Each record beneath this line is to be copied exactly.

##### Supplied entries #####

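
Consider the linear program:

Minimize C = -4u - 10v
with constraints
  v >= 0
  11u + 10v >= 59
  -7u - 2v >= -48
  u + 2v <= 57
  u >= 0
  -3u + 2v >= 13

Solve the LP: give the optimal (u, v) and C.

Feasible corners and C = -4u - 10v:
  (0, 24) → C = -240
  (7/2, 47/4) → C = -263/2
  (0, 13/2) → C = -65

The binding constraints are -7u - 2v = -48 and u = 0.
Solving simultaneously gives u = 0, v = 24.

u = 0, v = 24, minimum C = -240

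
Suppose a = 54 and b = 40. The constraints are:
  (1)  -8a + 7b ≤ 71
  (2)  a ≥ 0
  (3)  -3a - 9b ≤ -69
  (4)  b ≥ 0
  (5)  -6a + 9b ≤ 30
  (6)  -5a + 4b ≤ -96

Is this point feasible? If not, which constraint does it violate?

not feasible — violates (5)

Constraint (5): -6a + 9b = 36, which is not ≤ 30. All other constraints are satisfied.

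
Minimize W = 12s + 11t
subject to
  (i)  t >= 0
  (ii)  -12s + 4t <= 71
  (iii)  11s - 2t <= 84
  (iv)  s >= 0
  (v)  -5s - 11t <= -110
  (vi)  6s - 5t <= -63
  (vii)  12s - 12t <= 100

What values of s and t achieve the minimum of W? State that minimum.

s = 0, t = 63/5, minimum W = 693/5

Vertices and W = 12s + 11t:
  (239/10, 1789/20) → W = 5083/4
  (0, 71/4) → W = 781/4
  (546/43, 1197/43) → W = 19719/43
  (0, 63/5) → W = 693/5

The optimum lies where s = 0 and 6s - 5t = -63.
Solving simultaneously gives s = 0, t = 63/5.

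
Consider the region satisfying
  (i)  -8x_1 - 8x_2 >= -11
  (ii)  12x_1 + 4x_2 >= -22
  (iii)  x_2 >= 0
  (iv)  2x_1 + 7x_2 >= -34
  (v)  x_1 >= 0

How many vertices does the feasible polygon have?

Intersecting each pair of boundary lines and keeping only the points that satisfy every inequality leaves:
  (11/8, 0)
  (0, 11/8)
  (0, 0)

3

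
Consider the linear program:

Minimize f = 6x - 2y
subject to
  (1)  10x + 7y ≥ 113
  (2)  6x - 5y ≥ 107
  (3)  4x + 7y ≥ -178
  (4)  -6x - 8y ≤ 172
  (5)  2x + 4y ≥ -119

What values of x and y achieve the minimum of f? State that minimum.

Vertices and f = 6x - 2y:
  (657/46, -98/23) → f = 2167/23
  (97/2, -372/7) → f = 2781/7
  (121/2, -60) → f = 483
The feasible region is unbounded (it extends along (5, 6), (2, -1)), but f strictly increases along every unbounded feasible direction, so there is no improving ray and the minimum is attained at a vertex.

At the optimal vertex, 10x + 7y = 113 and 6x - 5y = 107.
Solving simultaneously gives x = 657/46, y = -98/23.

x = 657/46, y = -98/23, minimum f = 2167/23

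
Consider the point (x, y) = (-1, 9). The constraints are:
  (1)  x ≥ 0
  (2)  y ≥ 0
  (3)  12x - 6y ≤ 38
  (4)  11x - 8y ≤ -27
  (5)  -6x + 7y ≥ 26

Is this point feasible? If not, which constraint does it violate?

not feasible — violates (1)

Constraint (1): x = -1, which is not ≥ 0. All other constraints are satisfied.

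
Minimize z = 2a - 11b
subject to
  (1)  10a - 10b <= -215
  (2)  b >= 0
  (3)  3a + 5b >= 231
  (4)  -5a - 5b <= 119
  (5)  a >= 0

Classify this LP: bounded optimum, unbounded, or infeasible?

unbounded

From the feasible point (247/16, 591/16), moving in the direction (0, 1) keeps every constraint satisfied while z decreases without bound.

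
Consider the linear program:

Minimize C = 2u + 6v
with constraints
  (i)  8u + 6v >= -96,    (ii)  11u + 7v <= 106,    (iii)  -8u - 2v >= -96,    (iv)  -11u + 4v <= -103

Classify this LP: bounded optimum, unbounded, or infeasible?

bounded optimum

Vertices and C = 2u + 6v:
  (24, -48) → C = -240
  (117/49, -940/49) → C = -5406/49
  (230/17, -104/17) → C = -164/17
  (1145/121, 3/11) → C = 2488/121
The feasible region has finitely many vertices and no improving ray; the minimum is -240 at (24, -48).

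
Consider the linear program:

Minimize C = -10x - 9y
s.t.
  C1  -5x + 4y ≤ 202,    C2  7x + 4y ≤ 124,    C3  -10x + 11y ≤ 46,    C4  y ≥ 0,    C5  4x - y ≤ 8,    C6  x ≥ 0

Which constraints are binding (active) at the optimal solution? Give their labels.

Vertices and C = -10x - 9y:
  (67/17, 132/17) → C = -1858/17
  (0, 46/11) → C = -414/11
  (2, 0) → C = -20
  (0, 0) → C = 0

The minimum is at (67/17, 132/17). Substituting into each constraint, equality holds for C3 and C5; the remaining constraints have slack.

C3 and C5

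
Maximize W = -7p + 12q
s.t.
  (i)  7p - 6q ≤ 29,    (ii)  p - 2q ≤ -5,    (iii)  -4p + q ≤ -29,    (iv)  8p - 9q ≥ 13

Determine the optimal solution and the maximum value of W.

p = 61/5, q = 47/5, maximum W = 137/5

The binding constraints are 7p - 6q = 29 and 8p - 9q = 13.
Solving simultaneously gives p = 61/5, q = 47/5.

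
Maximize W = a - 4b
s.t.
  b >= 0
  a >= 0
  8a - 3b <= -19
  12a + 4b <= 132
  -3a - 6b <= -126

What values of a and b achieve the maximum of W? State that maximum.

Extreme points and W = a - 4b:
  (0, 33) → W = -132
  (0, 21) → W = -84
  (80/17, 321/17) → W = -1204/17
  (88/19, 355/19) → W = -1332/19

The binding constraints are 8a - 3b = -19 and -3a - 6b = -126.
Solving simultaneously gives a = 88/19, b = 355/19.

a = 88/19, b = 355/19, maximum W = -1332/19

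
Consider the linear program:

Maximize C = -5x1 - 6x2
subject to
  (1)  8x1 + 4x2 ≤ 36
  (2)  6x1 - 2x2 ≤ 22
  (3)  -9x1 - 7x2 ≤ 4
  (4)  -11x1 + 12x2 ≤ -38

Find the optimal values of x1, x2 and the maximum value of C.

x1 = 73/30, x2 = -37/10, maximum C = 301/30

Extreme points and C = -5x1 - 6x2:
  (73/30, -37/10) → C = 301/30
  (94/25, 7/25) → C = -512/25
  (218/185, -386/185) → C = 1226/185

The binding constraints are 6x1 - 2x2 = 22 and -9x1 - 7x2 = 4.
Solving simultaneously gives x1 = 73/30, x2 = -37/10.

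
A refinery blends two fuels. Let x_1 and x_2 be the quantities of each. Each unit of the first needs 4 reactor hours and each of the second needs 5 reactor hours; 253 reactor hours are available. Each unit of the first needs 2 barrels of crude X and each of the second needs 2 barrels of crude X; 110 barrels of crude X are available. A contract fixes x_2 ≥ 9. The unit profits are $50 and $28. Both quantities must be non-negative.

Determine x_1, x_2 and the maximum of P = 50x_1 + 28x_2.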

#####

> Exercise solution:
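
Consider the linear program:

Minimize C = -4u - 10v
with constraints
  v >= 0
  11u + 10v >= 59
  -7u - 2v >= -48
  u + 2v <= 57
  u >= 0
  -3u + 2v >= 13

Solve the LP: give the optimal (u, v) and C.

Feasible corners and C = -4u - 10v:
  (0, 24) → C = -240
  (7/2, 47/4) → C = -263/2
  (0, 13/2) → C = -65

The binding constraints are -7u - 2v = -48 and u = 0.
Solving simultaneously gives u = 0, v = 24.

u = 0, v = 24, minimum C = -240

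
Suppose a = 54 and b = 40. The constraints are:
  (1)  -8a + 7b ≤ 71
  (2)  a ≥ 0
  (3)  -3a - 9b ≤ -69
  (4)  b ≥ 0
  (5)  -6a + 9b ≤ 30
  (6)  -5a + 4b ≤ -96

Is this point feasible? If not, which constraint does it violate?

not feasible — violates (5)

Constraint (5): -6a + 9b = 36, which is not ≤ 30. All other constraints are satisfied.

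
Minimize W = 12s + 11t
subject to
  (i)  t >= 0
  (ii)  -12s + 4t <= 71
  (iii)  11s - 2t <= 84
  (iv)  s >= 0
  (v)  -5s - 11t <= -110
  (vi)  6s - 5t <= -63
  (vii)  12s - 12t <= 100

What values of s and t achieve the minimum of W? State that minimum.

s = 0, t = 63/5, minimum W = 693/5

Vertices and W = 12s + 11t:
  (239/10, 1789/20) → W = 5083/4
  (0, 71/4) → W = 781/4
  (546/43, 1197/43) → W = 19719/43
  (0, 63/5) → W = 693/5

The optimum lies where s = 0 and 6s - 5t = -63.
Solving simultaneously gives s = 0, t = 63/5.

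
Consider the region satisfying
  (i)  -8x_1 - 8x_2 >= -11
  (ii)  12x_1 + 4x_2 >= -22
  (iii)  x_2 >= 0
  (iv)  2x_1 + 7x_2 >= -34
  (v)  x_1 >= 0

How many vertices does the feasible polygon have?

Intersecting each pair of boundary lines and keeping only the points that satisfy every inequality leaves:
  (11/8, 0)
  (0, 11/8)
  (0, 0)

3

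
Consider the linear program:

Minimize f = 6x - 2y
subject to
  (1)  10x + 7y ≥ 113
  (2)  6x - 5y ≥ 107
  (3)  4x + 7y ≥ -178
  (4)  -6x - 8y ≤ 172
  (5)  2x + 4y ≥ -119

What values of x and y achieve the minimum of f? State that minimum.

Vertices and f = 6x - 2y:
  (657/46, -98/23) → f = 2167/23
  (97/2, -372/7) → f = 2781/7
  (121/2, -60) → f = 483
The feasible region is unbounded (it extends along (5, 6), (2, -1)), but f strictly increases along every unbounded feasible direction, so there is no improving ray and the minimum is attained at a vertex.

At the optimal vertex, 10x + 7y = 113 and 6x - 5y = 107.
Solving simultaneously gives x = 657/46, y = -98/23.

x = 657/46, y = -98/23, minimum f = 2167/23

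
Consider the point (x, y) = (-1, 9). The constraints are:
  (1)  x ≥ 0
  (2)  y ≥ 0
  (3)  12x - 6y ≤ 38
  (4)  11x - 8y ≤ -27
  (5)  -6x + 7y ≥ 26

Is this point feasible? If not, which constraint does it violate?

not feasible — violates (1)

Constraint (1): x = -1, which is not ≥ 0. All other constraints are satisfied.

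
Minimize z = 2a - 11b
subject to
  (1)  10a - 10b <= -215
  (2)  b >= 0
  (3)  3a + 5b >= 231
  (4)  -5a - 5b <= 119
  (5)  a >= 0

Classify this LP: bounded optimum, unbounded, or infeasible?

unbounded

From the feasible point (247/16, 591/16), moving in the direction (0, 1) keeps every constraint satisfied while z decreases without bound.

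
Consider the linear program:

Minimize C = 2u + 6v
with constraints
  (i)  8u + 6v >= -96,    (ii)  11u + 7v <= 106,    (iii)  -8u - 2v >= -96,    (iv)  -11u + 4v <= -103

Classify this LP: bounded optimum, unbounded, or infeasible?

bounded optimum

Vertices and C = 2u + 6v:
  (24, -48) → C = -240
  (117/49, -940/49) → C = -5406/49
  (230/17, -104/17) → C = -164/17
  (1145/121, 3/11) → C = 2488/121
The feasible region has finitely many vertices and no improving ray; the minimum is -240 at (24, -48).

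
Consider the linear program:

Minimize C = -10x - 9y
s.t.
  C1  -5x + 4y ≤ 202,    C2  7x + 4y ≤ 124,    C3  -10x + 11y ≤ 46,    C4  y ≥ 0,    C5  4x - y ≤ 8,    C6  x ≥ 0

Which constraints are binding (active) at the optimal solution? Give their labels.

Vertices and C = -10x - 9y:
  (67/17, 132/17) → C = -1858/17
  (0, 46/11) → C = -414/11
  (2, 0) → C = -20
  (0, 0) → C = 0

The minimum is at (67/17, 132/17). Substituting into each constraint, equality holds for C3 and C5; the remaining constraints have slack.

C3 and C5

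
Maximize W = -7p + 12q
s.t.
  (i)  7p - 6q ≤ 29,    (ii)  p - 2q ≤ -5,    (iii)  -4p + q ≤ -29,    (iv)  8p - 9q ≥ 13

Determine the optimal solution and the maximum value of W.

p = 61/5, q = 47/5, maximum W = 137/5

The binding constraints are 7p - 6q = 29 and 8p - 9q = 13.
Solving simultaneously gives p = 61/5, q = 47/5.

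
Maximize W = a - 4b
s.t.
  b >= 0
  a >= 0
  8a - 3b <= -19
  12a + 4b <= 132
  -3a - 6b <= -126

What values of a and b achieve the maximum of W? State that maximum.

Extreme points and W = a - 4b:
  (0, 33) → W = -132
  (0, 21) → W = -84
  (80/17, 321/17) → W = -1204/17
  (88/19, 355/19) → W = -1332/19

The binding constraints are 8a - 3b = -19 and -3a - 6b = -126.
Solving simultaneously gives a = 88/19, b = 355/19.

a = 88/19, b = 355/19, maximum W = -1332/19

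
Consider the linear program:

Maximize C = -5x1 - 6x2
subject to
  (1)  8x1 + 4x2 ≤ 36
  (2)  6x1 - 2x2 ≤ 22
  (3)  -9x1 - 7x2 ≤ 4
  (4)  -11x1 + 12x2 ≤ -38

Find the optimal values of x1, x2 and the maximum value of C.

x1 = 73/30, x2 = -37/10, maximum C = 301/30

Extreme points and C = -5x1 - 6x2:
  (73/30, -37/10) → C = 301/30
  (94/25, 7/25) → C = -512/25
  (218/185, -386/185) → C = 1226/185

The binding constraints are 6x1 - 2x2 = 22 and -9x1 - 7x2 = 4.
Solving simultaneously gives x1 = 73/30, x2 = -37/10.

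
A refinery blends two fuels. Let x_1 and x_2 be the quantities of each. Each unit of the first needs 4 reactor hours and each of the second needs 5 reactor hours; 253 reactor hours are available. Each unit of the first needs 2 barrels of crude X and each of the second needs 2 barrels of crude X; 110 barrels of crude X are available. A contract fixes x_2 ≥ 9. The unit profits are $50 and $28. Both quantities must be non-negative.

Determine x_1, x_2 and the maximum of P = 50x_1 + 28x_2.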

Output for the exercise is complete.